__WHAT IS NEEDED__
Find the line that contains "Mateo has €253,450" in the entries below. Output it and each later line exactly, and nothing else.

__DATA EXTRACTS__
○ ○ ○
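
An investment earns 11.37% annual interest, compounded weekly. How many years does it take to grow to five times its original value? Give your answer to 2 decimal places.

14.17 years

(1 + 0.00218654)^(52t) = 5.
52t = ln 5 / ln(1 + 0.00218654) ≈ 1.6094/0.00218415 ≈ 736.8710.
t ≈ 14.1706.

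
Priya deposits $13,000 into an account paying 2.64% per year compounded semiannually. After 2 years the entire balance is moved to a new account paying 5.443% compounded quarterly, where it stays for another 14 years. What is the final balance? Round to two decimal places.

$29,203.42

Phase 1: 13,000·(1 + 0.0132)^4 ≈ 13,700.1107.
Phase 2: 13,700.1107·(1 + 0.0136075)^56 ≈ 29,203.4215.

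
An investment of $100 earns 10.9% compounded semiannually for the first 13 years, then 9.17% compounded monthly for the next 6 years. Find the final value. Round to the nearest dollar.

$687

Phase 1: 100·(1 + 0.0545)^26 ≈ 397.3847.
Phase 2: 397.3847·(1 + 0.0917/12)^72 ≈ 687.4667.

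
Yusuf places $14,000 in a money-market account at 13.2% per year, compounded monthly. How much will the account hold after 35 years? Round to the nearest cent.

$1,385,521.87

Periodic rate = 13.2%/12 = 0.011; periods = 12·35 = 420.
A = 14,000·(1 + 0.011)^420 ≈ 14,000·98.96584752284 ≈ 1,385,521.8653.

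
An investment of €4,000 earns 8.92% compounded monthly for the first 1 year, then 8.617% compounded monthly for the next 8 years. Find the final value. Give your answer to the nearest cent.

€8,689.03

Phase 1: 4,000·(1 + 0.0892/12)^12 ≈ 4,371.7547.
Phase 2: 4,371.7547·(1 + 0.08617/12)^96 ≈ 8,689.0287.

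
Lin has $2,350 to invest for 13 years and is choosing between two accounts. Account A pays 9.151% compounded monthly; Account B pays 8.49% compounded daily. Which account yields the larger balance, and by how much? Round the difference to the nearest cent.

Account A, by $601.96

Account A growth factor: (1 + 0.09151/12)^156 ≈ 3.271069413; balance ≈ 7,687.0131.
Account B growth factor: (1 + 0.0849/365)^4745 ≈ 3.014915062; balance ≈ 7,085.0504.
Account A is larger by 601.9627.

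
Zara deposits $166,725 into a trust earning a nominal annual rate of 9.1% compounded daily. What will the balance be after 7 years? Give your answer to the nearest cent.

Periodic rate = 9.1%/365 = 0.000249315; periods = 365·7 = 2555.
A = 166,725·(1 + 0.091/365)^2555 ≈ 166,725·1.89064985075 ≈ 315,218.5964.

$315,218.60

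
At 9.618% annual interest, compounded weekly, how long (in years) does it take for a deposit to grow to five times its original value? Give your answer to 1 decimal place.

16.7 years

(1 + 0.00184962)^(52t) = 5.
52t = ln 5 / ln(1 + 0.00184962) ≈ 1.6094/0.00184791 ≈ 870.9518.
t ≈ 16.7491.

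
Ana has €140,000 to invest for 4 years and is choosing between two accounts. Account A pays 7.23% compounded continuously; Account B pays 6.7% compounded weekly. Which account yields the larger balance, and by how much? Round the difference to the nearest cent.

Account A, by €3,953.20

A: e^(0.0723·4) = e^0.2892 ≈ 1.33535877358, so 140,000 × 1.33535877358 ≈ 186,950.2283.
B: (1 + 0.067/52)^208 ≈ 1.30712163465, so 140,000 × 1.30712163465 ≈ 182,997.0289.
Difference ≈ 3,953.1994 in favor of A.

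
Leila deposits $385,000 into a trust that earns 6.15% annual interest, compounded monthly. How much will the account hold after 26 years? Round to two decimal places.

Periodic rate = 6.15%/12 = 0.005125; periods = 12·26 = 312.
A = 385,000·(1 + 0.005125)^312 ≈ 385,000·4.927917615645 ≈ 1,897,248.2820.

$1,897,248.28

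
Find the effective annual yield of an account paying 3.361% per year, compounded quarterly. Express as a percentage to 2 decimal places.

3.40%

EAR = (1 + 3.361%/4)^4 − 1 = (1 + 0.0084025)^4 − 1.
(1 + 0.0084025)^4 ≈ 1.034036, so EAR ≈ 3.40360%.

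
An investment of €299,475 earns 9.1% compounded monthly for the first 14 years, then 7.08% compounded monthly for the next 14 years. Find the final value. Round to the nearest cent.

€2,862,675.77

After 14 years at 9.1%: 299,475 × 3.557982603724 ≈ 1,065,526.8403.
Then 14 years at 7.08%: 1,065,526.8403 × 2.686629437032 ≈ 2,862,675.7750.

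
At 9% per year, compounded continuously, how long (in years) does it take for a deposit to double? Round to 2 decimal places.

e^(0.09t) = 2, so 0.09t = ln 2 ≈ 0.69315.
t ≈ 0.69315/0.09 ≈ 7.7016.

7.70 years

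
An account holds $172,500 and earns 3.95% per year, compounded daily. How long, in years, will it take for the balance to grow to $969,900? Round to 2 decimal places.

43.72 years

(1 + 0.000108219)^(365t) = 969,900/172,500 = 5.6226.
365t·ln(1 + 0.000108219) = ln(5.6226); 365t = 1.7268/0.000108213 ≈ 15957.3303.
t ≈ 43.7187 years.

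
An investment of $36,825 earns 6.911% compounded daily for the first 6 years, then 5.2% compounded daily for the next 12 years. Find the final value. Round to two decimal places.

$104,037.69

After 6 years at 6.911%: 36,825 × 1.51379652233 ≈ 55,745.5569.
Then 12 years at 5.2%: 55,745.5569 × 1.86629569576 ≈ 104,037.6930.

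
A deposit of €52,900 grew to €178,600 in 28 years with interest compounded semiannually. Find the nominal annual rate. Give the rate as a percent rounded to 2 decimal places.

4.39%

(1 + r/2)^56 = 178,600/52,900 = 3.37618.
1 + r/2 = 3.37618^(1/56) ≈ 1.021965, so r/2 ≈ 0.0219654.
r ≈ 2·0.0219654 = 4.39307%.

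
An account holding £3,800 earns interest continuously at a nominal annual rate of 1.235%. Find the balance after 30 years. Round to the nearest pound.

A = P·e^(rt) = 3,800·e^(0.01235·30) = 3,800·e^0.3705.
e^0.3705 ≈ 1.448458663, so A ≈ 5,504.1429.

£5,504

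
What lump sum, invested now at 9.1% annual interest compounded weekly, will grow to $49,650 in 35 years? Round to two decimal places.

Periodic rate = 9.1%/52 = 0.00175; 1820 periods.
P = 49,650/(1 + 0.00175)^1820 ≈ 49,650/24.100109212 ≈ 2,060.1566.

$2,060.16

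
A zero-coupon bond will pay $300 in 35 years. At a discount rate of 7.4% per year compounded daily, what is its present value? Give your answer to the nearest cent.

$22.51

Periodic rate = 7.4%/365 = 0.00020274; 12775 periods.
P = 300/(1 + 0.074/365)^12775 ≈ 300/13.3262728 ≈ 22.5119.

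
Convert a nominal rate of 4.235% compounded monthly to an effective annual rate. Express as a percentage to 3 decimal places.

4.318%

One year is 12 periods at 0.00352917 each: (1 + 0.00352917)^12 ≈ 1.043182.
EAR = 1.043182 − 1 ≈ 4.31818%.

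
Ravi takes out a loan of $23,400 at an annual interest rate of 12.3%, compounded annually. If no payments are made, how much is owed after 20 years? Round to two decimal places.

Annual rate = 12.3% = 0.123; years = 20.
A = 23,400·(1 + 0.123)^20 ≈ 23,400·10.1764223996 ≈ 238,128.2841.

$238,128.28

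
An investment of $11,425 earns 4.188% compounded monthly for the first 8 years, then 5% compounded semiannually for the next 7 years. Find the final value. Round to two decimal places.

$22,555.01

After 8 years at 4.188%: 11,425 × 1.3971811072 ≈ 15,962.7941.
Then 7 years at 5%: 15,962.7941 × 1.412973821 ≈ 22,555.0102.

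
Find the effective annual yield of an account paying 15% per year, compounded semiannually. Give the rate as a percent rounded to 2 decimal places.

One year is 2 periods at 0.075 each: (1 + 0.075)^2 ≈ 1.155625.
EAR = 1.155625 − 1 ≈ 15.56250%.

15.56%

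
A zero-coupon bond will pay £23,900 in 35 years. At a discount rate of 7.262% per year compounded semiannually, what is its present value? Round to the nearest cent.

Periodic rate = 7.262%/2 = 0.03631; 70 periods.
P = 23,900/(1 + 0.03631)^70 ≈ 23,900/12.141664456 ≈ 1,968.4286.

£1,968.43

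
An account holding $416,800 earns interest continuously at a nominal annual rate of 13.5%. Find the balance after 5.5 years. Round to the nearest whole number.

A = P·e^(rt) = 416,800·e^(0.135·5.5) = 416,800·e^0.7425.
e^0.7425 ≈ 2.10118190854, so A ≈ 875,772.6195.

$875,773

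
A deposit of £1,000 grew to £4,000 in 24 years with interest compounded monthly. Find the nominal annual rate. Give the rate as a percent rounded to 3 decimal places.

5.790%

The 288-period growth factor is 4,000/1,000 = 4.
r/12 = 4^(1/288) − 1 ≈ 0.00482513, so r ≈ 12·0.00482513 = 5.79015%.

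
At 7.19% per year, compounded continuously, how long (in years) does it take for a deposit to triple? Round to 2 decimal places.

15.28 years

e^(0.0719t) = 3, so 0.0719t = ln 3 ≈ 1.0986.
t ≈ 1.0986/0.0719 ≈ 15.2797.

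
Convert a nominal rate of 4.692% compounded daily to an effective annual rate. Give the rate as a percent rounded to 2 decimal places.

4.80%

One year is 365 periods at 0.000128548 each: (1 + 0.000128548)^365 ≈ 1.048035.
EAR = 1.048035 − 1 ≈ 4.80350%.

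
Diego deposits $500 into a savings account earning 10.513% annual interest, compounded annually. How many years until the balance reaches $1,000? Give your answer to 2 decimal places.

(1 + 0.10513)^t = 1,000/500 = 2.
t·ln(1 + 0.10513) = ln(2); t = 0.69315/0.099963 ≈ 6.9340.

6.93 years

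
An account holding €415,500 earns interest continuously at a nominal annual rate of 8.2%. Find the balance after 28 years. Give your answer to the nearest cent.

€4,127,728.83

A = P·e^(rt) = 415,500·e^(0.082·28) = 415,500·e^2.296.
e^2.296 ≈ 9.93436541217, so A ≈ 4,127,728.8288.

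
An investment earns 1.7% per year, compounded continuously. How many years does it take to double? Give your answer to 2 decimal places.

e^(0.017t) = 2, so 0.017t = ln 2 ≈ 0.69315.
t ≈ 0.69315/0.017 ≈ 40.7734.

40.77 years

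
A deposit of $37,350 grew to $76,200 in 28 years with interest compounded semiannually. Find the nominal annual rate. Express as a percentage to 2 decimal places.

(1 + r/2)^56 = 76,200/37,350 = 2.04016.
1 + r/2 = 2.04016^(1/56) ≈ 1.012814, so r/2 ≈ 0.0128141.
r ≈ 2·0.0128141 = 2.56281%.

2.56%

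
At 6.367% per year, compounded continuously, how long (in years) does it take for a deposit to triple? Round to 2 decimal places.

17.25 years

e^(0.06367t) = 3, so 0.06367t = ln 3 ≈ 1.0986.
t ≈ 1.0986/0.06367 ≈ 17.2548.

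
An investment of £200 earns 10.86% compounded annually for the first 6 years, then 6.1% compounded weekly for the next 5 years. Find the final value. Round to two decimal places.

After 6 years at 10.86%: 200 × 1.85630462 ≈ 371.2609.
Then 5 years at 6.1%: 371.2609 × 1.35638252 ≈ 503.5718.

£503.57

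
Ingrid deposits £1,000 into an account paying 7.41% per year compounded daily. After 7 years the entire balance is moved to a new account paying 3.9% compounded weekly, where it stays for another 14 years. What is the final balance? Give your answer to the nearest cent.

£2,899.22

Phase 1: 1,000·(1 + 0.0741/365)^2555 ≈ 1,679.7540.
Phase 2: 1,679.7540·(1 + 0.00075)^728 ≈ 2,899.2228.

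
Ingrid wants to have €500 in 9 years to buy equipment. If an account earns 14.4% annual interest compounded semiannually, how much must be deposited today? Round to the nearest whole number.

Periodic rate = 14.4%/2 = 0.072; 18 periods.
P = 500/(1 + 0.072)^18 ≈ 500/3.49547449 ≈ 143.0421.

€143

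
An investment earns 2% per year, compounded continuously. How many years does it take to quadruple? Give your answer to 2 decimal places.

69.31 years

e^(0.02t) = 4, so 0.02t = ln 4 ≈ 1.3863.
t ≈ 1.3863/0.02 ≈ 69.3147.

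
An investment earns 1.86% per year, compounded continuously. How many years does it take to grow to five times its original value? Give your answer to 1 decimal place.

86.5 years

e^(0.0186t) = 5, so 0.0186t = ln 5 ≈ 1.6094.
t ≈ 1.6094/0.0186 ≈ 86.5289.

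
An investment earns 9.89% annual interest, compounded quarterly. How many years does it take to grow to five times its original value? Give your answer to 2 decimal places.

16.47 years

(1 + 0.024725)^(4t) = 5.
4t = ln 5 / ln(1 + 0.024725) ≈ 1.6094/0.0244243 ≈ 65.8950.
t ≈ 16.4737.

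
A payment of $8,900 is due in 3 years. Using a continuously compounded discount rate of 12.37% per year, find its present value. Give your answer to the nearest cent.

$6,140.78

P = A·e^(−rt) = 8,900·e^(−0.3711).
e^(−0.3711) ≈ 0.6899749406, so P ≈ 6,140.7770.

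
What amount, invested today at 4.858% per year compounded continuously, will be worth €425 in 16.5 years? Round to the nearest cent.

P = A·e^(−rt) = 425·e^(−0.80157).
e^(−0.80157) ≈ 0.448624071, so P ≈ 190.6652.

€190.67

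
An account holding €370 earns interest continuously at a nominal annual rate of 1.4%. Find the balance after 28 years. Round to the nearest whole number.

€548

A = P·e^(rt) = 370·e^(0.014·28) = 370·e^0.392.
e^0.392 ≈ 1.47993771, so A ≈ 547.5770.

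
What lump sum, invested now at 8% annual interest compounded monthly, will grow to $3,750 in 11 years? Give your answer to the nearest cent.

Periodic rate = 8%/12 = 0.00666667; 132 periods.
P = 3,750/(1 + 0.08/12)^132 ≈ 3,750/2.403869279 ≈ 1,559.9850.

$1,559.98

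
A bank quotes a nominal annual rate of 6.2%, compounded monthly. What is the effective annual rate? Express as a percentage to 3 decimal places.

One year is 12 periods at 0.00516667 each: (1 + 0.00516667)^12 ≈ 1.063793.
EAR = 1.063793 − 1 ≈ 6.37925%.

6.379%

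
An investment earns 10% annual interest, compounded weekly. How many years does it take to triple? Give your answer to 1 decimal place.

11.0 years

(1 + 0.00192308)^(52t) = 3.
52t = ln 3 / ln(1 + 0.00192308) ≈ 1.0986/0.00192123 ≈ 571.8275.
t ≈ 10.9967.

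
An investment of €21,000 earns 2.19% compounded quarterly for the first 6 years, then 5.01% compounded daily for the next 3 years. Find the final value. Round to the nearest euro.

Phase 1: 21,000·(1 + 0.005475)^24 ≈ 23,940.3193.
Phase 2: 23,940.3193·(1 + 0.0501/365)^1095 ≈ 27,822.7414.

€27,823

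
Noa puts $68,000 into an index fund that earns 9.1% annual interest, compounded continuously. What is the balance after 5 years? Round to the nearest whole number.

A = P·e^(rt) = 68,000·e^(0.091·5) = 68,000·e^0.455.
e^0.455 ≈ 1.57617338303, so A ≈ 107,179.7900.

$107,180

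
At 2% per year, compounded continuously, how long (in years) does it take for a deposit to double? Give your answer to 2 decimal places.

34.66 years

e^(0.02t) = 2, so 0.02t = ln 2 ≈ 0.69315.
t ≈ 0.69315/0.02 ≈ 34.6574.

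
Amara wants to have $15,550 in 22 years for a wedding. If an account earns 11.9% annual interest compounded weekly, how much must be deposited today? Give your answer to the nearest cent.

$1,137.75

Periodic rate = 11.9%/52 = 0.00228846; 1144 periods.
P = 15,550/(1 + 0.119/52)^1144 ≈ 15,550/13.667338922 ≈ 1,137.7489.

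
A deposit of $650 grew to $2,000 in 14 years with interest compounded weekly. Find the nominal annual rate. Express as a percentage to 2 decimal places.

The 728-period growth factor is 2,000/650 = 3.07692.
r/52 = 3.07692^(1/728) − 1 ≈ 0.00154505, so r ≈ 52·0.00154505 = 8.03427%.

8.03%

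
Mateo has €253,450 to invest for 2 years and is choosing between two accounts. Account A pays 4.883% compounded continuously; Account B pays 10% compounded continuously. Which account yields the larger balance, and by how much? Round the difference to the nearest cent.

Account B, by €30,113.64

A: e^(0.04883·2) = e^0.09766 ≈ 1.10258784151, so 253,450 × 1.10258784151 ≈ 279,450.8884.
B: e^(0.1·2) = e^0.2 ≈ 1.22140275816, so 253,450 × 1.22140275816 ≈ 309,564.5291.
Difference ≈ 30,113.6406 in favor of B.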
○ ○ ○
__RESULT OF THE TASK__
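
Mateo has €253,450 to invest for 2 years and is choosing between two accounts. Account A pays 4.883% compounded continuously; Account B pays 10% compounded continuously. Which account yields the larger balance, and by how much? Round the difference to the nearest cent.

Account B, by €30,113.64

A: e^(0.04883·2) = e^0.09766 ≈ 1.10258784151, so 253,450 × 1.10258784151 ≈ 279,450.8884.
B: e^(0.1·2) = e^0.2 ≈ 1.22140275816, so 253,450 × 1.22140275816 ≈ 309,564.5291.
Difference ≈ 30,113.6406 in favor of B.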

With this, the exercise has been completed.